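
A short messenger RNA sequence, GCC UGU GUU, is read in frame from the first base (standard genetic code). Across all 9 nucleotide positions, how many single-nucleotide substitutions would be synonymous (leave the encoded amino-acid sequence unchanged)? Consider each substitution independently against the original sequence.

Codon 1 (GCC, Ala): 3 synonymous substitutions.
Codon 2 (UGU, Cys): 1 synonymous substitution.
Codon 3 (GUU, Val): 3 synonymous substitutions.
Total: 3 + 1 + 3 = 7.

7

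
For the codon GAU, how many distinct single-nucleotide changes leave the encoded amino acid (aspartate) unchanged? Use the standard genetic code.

1

Position 1: none → 0 synonymous.
Position 2: none → 0 synonymous.
Position 3: GAC → 1 synonymous.
Total: 0 + 0 + 1 = 1.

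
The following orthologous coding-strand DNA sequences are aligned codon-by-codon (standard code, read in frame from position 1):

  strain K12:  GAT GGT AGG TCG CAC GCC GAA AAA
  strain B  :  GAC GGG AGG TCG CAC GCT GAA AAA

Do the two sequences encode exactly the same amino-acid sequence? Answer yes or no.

Codon 1: GAT Asp / GAC Asp — synonymous.
Codon 2: GGT Gly / GGG Gly — synonymous.
Codon 3: AGG Arg / AGG Arg — identical.
Codon 4: TCG Ser / TCG Ser — identical.
Codon 5: CAC His / CAC His — identical.
Codon 6: GCC Ala / GCT Ala — synonymous.
Codon 7: GAA Glu / GAA Glu — identical.
Codon 8: AAA Lys / AAA Lys — identical.
Nonsynonymous differences: 0 → same protein.

yes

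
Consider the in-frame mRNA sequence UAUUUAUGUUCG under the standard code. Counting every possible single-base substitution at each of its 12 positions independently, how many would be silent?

7

Codon 1 (UAU, Tyr): 1 synonymous substitution.
Codon 2 (UUA, Leu): 2 synonymous substitutions.
Codon 3 (UGU, Cys): 1 synonymous substitution.
Codon 4 (UCG, Ser): 3 synonymous substitutions.
Total: 1 + 2 + 1 + 3 = 7.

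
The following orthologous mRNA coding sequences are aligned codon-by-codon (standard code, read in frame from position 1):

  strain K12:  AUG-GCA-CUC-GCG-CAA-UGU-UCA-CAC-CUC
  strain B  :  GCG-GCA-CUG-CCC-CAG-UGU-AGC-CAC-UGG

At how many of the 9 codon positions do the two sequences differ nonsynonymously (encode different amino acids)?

Codon 1: AUG Met / GCG Ala — nonsynonymous.
Codon 2: GCA Ala / GCA Ala — identical.
Codon 3: CUC Leu / CUG Leu — synonymous.
Codon 4: GCG Ala / CCC Pro — nonsynonymous.
Codon 5: CAA Gln / CAG Gln — synonymous.
Codon 6: UGU Cys / UGU Cys — identical.
Codon 7: UCA Ser / AGC Ser — synonymous.
Codon 8: CAC His / CAC His — identical.
Codon 9: CUC Leu / UGG Trp — nonsynonymous.
Nonsynonymous differences: 3.

3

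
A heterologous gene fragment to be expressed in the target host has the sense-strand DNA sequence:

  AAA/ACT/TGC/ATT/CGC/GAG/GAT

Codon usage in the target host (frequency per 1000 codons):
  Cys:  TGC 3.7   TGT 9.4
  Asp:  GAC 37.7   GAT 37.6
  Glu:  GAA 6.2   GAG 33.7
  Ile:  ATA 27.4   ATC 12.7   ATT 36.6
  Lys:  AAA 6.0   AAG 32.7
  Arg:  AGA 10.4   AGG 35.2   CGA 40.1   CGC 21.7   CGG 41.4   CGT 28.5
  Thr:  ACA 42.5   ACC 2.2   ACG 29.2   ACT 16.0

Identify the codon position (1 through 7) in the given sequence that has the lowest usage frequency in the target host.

Codon 1 AAA (Lys): 6.0 per 1000.
Codon 2 ACT (Thr): 16.0 per 1000.
Codon 3 TGC (Cys): 3.7 per 1000.
Codon 4 ATT (Ile): 36.6 per 1000.
Codon 5 CGC (Arg): 21.7 per 1000.
Codon 6 GAG (Glu): 33.7 per 1000.
Codon 7 GAT (Asp): 37.6 per 1000.
Lowest frequency is 3.7 at codon 3.

3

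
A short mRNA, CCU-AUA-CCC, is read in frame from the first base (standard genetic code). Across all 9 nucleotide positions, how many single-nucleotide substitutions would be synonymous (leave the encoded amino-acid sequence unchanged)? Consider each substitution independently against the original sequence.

Codon 1 (CCU, Pro): 3 synonymous substitutions.
Codon 2 (AUA, Ile): 2 synonymous substitutions.
Codon 3 (CCC, Pro): 3 synonymous substitutions.
Total: 3 + 2 + 3 = 8.

8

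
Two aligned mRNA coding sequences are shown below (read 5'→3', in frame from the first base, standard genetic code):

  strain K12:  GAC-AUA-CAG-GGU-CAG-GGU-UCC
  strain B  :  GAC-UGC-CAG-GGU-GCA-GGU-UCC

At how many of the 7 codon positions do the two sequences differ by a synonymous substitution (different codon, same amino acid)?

0

Codon 1: GAC Asp / GAC Asp — identical.
Codon 2: AUA Ile / UGC Cys — nonsynonymous.
Codon 3: CAG Gln / CAG Gln — identical.
Codon 4: GGU Gly / GGU Gly — identical.
Codon 5: CAG Gln / GCA Ala — nonsynonymous.
Codon 6: GGU Gly / GGU Gly — identical.
Codon 7: UCC Ser / UCC Ser — identical.
Synonymous differences: 0.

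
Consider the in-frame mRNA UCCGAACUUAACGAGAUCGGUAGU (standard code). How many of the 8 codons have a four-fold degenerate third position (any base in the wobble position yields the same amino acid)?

Codon 1 UCC (Ser): third position 4-fold.
Codon 2 GAA (Glu): third position 2-fold.
Codon 3 CUU (Leu): third position 4-fold.
Codon 4 AAC (Asn): third position 2-fold.
Codon 5 GAG (Glu): third position 2-fold.
Codon 6 AUC (Ile): third position 3-fold.
Codon 7 GGU (Gly): third position 4-fold.
Codon 8 AGU (Ser): third position 2-fold.
Four-fold degenerate third positions: 3.

3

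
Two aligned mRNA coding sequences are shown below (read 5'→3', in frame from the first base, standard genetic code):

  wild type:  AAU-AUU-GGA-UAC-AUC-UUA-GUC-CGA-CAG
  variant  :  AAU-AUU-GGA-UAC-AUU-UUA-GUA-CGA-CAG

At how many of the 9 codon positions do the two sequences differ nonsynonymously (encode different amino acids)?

Codon 1: AAU Asn / AAU Asn — identical.
Codon 2: AUU Ile / AUU Ile — identical.
Codon 3: GGA Gly / GGA Gly — identical.
Codon 4: UAC Tyr / UAC Tyr — identical.
Codon 5: AUC Ile / AUU Ile — synonymous.
Codon 6: UUA Leu / UUA Leu — identical.
Codon 7: GUC Val / GUA Val — synonymous.
Codon 8: CGA Arg / CGA Arg — identical.
Codon 9: CAG Gln / CAG Gln — identical.
Nonsynonymous differences: 0.

0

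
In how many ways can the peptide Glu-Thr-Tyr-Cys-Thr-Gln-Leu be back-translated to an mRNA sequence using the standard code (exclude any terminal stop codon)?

Glu: 2 codons.
Thr: 4 codons.
Tyr: 2 codons.
Cys: 2 codons.
Thr: 4 codons.
Gln: 2 codons.
Leu: 6 codons.
2 × 4 × 2 × 2 × 4 × 2 × 6 = 1536.

1536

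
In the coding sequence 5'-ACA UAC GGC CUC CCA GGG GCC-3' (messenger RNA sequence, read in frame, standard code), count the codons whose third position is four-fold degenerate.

Codon 1 ACA (Thr): third position 4-fold.
Codon 2 UAC (Tyr): third position 2-fold.
Codon 3 GGC (Gly): third position 4-fold.
Codon 4 CUC (Leu): third position 4-fold.
Codon 5 CCA (Pro): third position 4-fold.
Codon 6 GGG (Gly): third position 4-fold.
Codon 7 GCC (Ala): third position 4-fold.
Four-fold degenerate third positions: 6.

6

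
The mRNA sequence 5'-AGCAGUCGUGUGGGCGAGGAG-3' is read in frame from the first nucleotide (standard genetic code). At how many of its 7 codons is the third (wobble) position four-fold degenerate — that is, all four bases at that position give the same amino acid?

Codon 1 AGC (Ser): third position 2-fold.
Codon 2 AGU (Ser): third position 2-fold.
Codon 3 CGU (Arg): third position 4-fold.
Codon 4 GUG (Val): third position 4-fold.
Codon 5 GGC (Gly): third position 4-fold.
Codon 6 GAG (Glu): third position 2-fold.
Codon 7 GAG (Glu): third position 2-fold.
Four-fold degenerate third positions: 3.

3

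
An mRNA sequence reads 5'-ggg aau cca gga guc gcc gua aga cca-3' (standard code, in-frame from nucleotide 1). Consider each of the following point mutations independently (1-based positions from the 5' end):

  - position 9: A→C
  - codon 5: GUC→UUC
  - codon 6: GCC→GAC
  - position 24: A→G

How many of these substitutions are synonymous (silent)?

2

Codon 3: CCA (Pro) → CCC (Pro) — synonymous.
Codon 5: GUC (Val) → UUC (Phe) — missense.
Codon 6: GCC (Ala) → GAC (Asp) — missense.
Codon 8: AGA (Arg) → AGG (Arg) — synonymous.
Synonymous: 2 of 4.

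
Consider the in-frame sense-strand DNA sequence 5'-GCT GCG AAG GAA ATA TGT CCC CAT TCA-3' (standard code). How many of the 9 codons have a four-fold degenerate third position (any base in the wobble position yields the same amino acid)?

Codon 1 GCT (Ala): third position 4-fold.
Codon 2 GCG (Ala): third position 4-fold.
Codon 3 AAG (Lys): third position 2-fold.
Codon 4 GAA (Glu): third position 2-fold.
Codon 5 ATA (Ile): third position 3-fold.
Codon 6 TGT (Cys): third position 2-fold.
Codon 7 CCC (Pro): third position 4-fold.
Codon 8 CAT (His): third position 2-fold.
Codon 9 TCA (Ser): third position 4-fold.
Four-fold degenerate third positions: 4.

4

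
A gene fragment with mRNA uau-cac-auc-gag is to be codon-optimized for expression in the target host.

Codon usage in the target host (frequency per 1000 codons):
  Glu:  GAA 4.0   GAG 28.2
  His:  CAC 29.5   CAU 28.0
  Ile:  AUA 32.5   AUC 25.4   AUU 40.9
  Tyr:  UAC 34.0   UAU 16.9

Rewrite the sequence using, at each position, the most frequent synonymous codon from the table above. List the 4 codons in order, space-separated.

Codon 1 (Tyr): best is UAC at 34.0.
Codon 2 (His): best is CAC at 29.5.
Codon 3 (Ile): best is AUU at 40.9.
Codon 4 (Glu): best is GAG at 28.2.

UAC CAC AUU GAG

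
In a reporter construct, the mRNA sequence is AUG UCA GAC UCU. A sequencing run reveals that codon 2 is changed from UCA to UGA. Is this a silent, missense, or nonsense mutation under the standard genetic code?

Position 5 falls in codon 2: UCA → Ser.
After the substitution the codon is UGA → Stop.
The new codon is a stop codon, so this is a nonsense mutation.

nonsense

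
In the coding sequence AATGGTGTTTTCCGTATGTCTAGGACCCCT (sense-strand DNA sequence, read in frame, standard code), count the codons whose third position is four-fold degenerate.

6

Codon 1 AAT (Asn): third position 2-fold.
Codon 2 GGT (Gly): third position 4-fold.
Codon 3 GTT (Val): third position 4-fold.
Codon 4 TTC (Phe): third position 2-fold.
Codon 5 CGT (Arg): third position 4-fold.
Codon 6 ATG (Met): third position 1-fold.
Codon 7 TCT (Ser): third position 4-fold.
Codon 8 AGG (Arg): third position 2-fold.
Codon 9 ACC (Thr): third position 4-fold.
Codon 10 CCT (Pro): third position 4-fold.
Four-fold degenerate third positions: 6.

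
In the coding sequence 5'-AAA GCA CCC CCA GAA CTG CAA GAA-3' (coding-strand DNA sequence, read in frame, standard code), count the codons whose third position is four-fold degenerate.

Codon 1 AAA (Lys): third position 2-fold.
Codon 2 GCA (Ala): third position 4-fold.
Codon 3 CCC (Pro): third position 4-fold.
Codon 4 CCA (Pro): third position 4-fold.
Codon 5 GAA (Glu): third position 2-fold.
Codon 6 CTG (Leu): third position 4-fold.
Codon 7 CAA (Gln): third position 2-fold.
Codon 8 GAA (Glu): third position 2-fold.
Four-fold degenerate third positions: 4.

4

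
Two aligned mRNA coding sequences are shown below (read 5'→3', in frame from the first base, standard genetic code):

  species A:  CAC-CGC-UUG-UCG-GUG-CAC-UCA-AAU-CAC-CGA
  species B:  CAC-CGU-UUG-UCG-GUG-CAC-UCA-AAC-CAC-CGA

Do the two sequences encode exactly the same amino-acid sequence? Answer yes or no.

Codon 1: CAC His / CAC His — identical.
Codon 2: CGC Arg / CGU Arg — synonymous.
Codon 3: UUG Leu / UUG Leu — identical.
Codon 4: UCG Ser / UCG Ser — identical.
Codon 5: GUG Val / GUG Val — identical.
Codon 6: CAC His / CAC His — identical.
Codon 7: UCA Ser / UCA Ser — identical.
Codon 8: AAU Asn / AAC Asn — synonymous.
Codon 9: CAC His / CAC His — identical.
Codon 10: CGA Arg / CGA Arg — identical.
Nonsynonymous differences: 0 → same protein.

yes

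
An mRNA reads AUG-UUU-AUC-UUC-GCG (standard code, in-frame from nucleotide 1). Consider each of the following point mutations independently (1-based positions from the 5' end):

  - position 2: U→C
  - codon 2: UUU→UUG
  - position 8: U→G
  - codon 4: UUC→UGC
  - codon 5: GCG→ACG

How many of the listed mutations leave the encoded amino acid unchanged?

Codon 1: AUG (Met) → ACG (Thr) — missense.
Codon 2: UUU (Phe) → UUG (Leu) — missense.
Codon 3: AUC (Ile) → AGC (Ser) — missense.
Codon 4: UUC (Phe) → UGC (Cys) — missense.
Codon 5: GCG (Ala) → ACG (Thr) — missense.
Synonymous: 0 of 5.

0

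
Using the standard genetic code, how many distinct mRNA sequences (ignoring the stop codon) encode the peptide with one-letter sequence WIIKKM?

Trp: 1 codon.
Ile: 3 codons.
Ile: 3 codons.
Lys: 2 codons.
Lys: 2 codons.
Met: 1 codon.
1 × 3 × 3 × 2 × 2 × 1 = 36.

36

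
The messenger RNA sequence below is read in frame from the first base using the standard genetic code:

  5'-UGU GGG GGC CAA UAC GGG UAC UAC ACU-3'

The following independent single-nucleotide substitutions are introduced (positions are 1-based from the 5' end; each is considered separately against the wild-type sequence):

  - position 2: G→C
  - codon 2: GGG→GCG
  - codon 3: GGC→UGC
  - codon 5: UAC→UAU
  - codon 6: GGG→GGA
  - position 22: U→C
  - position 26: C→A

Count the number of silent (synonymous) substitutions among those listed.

Codon 1: UGU (Cys) → UCU (Ser) — missense.
Codon 2: GGG (Gly) → GCG (Ala) — missense.
Codon 3: GGC (Gly) → UGC (Cys) — missense.
Codon 5: UAC (Tyr) → UAU (Tyr) — synonymous.
Codon 6: GGG (Gly) → GGA (Gly) — synonymous.
Codon 8: UAC (Tyr) → CAC (His) — missense.
Codon 9: ACU (Thr) → AAU (Asn) — missense.
Synonymous: 2 of 7.

2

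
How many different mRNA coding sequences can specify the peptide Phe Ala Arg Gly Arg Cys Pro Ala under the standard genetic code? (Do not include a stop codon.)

Phe: 2 codons.
Ala: 4 codons.
Arg: 6 codons.
Gly: 4 codons.
Arg: 6 codons.
Cys: 2 codons.
Pro: 4 codons.
Ala: 4 codons.
2 × 4 × 6 × 4 × 6 × 2 × 4 × 4 = 36864.

36864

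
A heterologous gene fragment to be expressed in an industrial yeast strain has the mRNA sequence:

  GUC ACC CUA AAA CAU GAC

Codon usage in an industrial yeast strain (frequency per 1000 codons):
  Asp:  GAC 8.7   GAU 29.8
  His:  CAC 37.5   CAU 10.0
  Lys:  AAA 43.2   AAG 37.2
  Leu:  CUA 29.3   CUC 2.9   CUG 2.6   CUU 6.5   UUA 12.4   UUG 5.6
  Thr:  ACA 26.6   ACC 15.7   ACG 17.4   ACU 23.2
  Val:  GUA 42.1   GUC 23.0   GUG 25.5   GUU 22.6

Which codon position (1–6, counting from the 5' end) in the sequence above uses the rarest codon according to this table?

6

Codon 1 GUC (Val): 23.0 per 1000.
Codon 2 ACC (Thr): 15.7 per 1000.
Codon 3 CUA (Leu): 29.3 per 1000.
Codon 4 AAA (Lys): 43.2 per 1000.
Codon 5 CAU (His): 10.0 per 1000.
Codon 6 GAC (Asp): 8.7 per 1000.
Lowest frequency is 8.7 at codon 6.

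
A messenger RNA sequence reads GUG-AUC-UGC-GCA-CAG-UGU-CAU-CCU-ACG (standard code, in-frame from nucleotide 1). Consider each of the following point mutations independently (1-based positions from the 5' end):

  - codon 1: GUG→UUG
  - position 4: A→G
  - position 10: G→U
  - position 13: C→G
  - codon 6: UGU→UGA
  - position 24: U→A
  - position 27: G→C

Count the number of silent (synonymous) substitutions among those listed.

Codon 1: GUG (Val) → UUG (Leu) — missense.
Codon 2: AUC (Ile) → GUC (Val) — missense.
Codon 4: GCA (Ala) → UCA (Ser) — missense.
Codon 5: CAG (Gln) → GAG (Glu) — missense.
Codon 6: UGU (Cys) → UGA (Stop) — nonsense.
Codon 8: CCU (Pro) → CCA (Pro) — synonymous.
Codon 9: ACG (Thr) → ACC (Thr) — synonymous.
Synonymous: 2 of 7.

2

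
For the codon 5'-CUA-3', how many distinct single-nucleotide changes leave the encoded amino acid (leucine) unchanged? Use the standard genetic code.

4

Position 1: UUA → 1 synonymous.
Position 2: none → 0 synonymous.
Position 3: CUU, CUC, CUG → 3 synonymous.
Total: 1 + 0 + 3 = 4.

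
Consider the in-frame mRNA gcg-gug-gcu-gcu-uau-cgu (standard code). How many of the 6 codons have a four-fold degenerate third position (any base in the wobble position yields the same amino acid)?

5

Codon 1 GCG (Ala): third position 4-fold.
Codon 2 GUG (Val): third position 4-fold.
Codon 3 GCU (Ala): third position 4-fold.
Codon 4 GCU (Ala): third position 4-fold.
Codon 5 UAU (Tyr): third position 2-fold.
Codon 6 CGU (Arg): third position 4-fold.
Four-fold degenerate third positions: 5.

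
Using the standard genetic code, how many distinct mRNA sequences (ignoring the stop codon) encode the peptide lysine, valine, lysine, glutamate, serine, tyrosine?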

....................

▶ [Problem]: The answer must be every line of the records that contains the word "heterologous".

▶ [Result of the task]:
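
A heterologous gene fragment to be expressed in the target host has the sense-strand DNA sequence:
A heterologous gene fragment to be expressed in an industrial yeast strain has the mRNA sequence: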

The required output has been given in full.